§ ACTION ITEM
Restate exactly, and only, the lines spanning from the one with "A tissue undergoes" to the end of the records below.

[Records from a dataset]
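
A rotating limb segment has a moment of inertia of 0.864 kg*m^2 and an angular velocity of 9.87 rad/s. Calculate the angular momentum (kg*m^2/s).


L = I * omega
L = 0.864 * 9.87
L = 8.5277


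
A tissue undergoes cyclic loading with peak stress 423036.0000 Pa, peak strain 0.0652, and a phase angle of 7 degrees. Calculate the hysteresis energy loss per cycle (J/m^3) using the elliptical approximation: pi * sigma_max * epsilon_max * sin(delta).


E_loss = pi * sigma_max * epsilon_max * sin(delta)
delta = 7 deg = 0.1222 rad
sin(delta) = 0.1219
E_loss = pi * 423036.0000 * 0.0652 * 0.1219
E_loss = 10560.1301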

§ THE ANSWER
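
A tissue undergoes cyclic loading with peak stress 423036.0000 Pa, peak strain 0.0652, and a phase angle of 7 degrees. Calculate the hysteresis energy loss per cycle (J/m^3) using the elliptical approximation: pi * sigma_max * epsilon_max * sin(delta).


E_loss = pi * sigma_max * epsilon_max * sin(delta)
delta = 7 deg = 0.1222 rad
sin(delta) = 0.1219
E_loss = pi * 423036.0000 * 0.0652 * 0.1219
E_loss = 10560.1301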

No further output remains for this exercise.